Exercise details:
Copy the listing below line for line, starting at its first line and ending with the line that has "When unsupervised on" in it. Add nothing.

----------------------------------------

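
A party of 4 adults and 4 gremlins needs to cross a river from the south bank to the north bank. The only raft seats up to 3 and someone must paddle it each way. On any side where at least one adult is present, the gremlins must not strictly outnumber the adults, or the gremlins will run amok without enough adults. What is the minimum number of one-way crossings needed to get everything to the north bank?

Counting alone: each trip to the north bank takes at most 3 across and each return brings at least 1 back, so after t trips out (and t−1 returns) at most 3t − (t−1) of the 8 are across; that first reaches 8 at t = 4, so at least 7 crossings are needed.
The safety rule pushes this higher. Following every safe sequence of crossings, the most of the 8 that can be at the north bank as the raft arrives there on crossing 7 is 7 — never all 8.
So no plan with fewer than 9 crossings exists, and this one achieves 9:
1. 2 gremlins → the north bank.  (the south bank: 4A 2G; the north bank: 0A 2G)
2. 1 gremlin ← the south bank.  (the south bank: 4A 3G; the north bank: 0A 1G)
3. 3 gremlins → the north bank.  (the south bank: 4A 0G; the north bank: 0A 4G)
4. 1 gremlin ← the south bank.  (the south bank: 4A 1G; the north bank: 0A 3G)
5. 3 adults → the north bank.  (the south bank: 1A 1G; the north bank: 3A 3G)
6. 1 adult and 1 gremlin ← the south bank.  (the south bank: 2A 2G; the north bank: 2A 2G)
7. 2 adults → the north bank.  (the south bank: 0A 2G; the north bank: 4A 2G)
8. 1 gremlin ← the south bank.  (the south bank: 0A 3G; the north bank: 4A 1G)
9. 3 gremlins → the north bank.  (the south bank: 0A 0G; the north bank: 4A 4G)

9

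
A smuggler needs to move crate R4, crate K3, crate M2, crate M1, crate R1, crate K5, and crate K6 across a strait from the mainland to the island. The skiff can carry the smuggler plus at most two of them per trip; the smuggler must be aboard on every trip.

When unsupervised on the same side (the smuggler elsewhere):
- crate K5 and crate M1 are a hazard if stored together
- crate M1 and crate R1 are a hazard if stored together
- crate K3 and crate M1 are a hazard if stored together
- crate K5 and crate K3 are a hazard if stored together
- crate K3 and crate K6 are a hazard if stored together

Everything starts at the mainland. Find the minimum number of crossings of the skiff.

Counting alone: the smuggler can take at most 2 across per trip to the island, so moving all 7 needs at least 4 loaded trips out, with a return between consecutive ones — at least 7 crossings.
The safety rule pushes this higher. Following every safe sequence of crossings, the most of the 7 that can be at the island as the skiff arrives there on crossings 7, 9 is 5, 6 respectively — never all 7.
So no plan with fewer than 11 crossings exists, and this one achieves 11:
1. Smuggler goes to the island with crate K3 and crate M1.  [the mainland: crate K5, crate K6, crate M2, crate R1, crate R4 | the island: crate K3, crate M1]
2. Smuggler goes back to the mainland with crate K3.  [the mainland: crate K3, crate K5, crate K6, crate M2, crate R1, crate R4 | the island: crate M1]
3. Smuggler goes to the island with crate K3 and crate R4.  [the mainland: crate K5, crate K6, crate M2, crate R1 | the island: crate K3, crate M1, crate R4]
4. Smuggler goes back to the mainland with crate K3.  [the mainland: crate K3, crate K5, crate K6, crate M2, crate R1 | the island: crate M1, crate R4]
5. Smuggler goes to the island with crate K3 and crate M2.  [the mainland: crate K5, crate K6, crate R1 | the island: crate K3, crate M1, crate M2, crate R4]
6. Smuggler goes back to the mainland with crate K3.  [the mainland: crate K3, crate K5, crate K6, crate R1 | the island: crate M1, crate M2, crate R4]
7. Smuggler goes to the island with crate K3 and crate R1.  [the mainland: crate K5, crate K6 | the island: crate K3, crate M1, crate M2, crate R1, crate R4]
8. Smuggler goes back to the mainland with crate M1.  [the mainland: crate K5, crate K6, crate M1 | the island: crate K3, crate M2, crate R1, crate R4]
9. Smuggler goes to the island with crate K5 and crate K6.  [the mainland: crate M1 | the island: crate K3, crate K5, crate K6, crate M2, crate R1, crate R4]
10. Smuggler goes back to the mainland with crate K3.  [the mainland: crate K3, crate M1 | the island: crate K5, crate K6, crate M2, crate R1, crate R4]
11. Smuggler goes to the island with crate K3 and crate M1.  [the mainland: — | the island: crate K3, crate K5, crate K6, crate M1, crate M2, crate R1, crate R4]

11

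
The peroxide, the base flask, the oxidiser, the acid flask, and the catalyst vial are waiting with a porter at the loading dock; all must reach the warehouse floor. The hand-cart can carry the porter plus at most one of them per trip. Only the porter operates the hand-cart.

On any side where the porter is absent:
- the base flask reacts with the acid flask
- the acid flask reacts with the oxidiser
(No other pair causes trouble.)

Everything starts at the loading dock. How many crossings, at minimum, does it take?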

----------------------------------------

Task solution:
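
A party of 4 adults and 4 gremlins needs to cross a river from the south bank to the north bank. The only raft seats up to 3 and someone must paddle it each way. On any side where at least one adult is present, the gremlins must not strictly outnumber the adults, or the gremlins will run amok without enough adults. What is the minimum number of one-way crossings needed to get everything to the north bank?

Counting alone: each trip to the north bank takes at most 3 across and each return brings at least 1 back, so after t trips out (and t−1 returns) at most 3t − (t−1) of the 8 are across; that first reaches 8 at t = 4, so at least 7 crossings are needed.
The safety rule pushes this higher. Following every safe sequence of crossings, the most of the 8 that can be at the north bank as the raft arrives there on crossing 7 is 7 — never all 8.
So no plan with fewer than 9 crossings exists, and this one achieves 9:
1. 2 gremlins → the north bank.  (the south bank: 4A 2G; the north bank: 0A 2G)
2. 1 gremlin ← the south bank.  (the south bank: 4A 3G; the north bank: 0A 1G)
3. 3 gremlins → the north bank.  (the south bank: 4A 0G; the north bank: 0A 4G)
4. 1 gremlin ← the south bank.  (the south bank: 4A 1G; the north bank: 0A 3G)
5. 3 adults → the north bank.  (the south bank: 1A 1G; the north bank: 3A 3G)
6. 1 adult and 1 gremlin ← the south bank.  (the south bank: 2A 2G; the north bank: 2A 2G)
7. 2 adults → the north bank.  (the south bank: 0A 2G; the north bank: 4A 2G)
8. 1 gremlin ← the south bank.  (the south bank: 0A 3G; the north bank: 4A 1G)
9. 3 gremlins → the north bank.  (the south bank: 0A 0G; the north bank: 4A 4G)

9

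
A smuggler needs to move crate R4, crate K3, crate M2, crate M1, crate R1, crate K5, and crate K6 across a strait from the mainland to the island. The skiff can carry the smuggler plus at most two of them per trip; the smuggler must be aboard on every trip.

When unsupervised on the same side (the smuggler elsewhere):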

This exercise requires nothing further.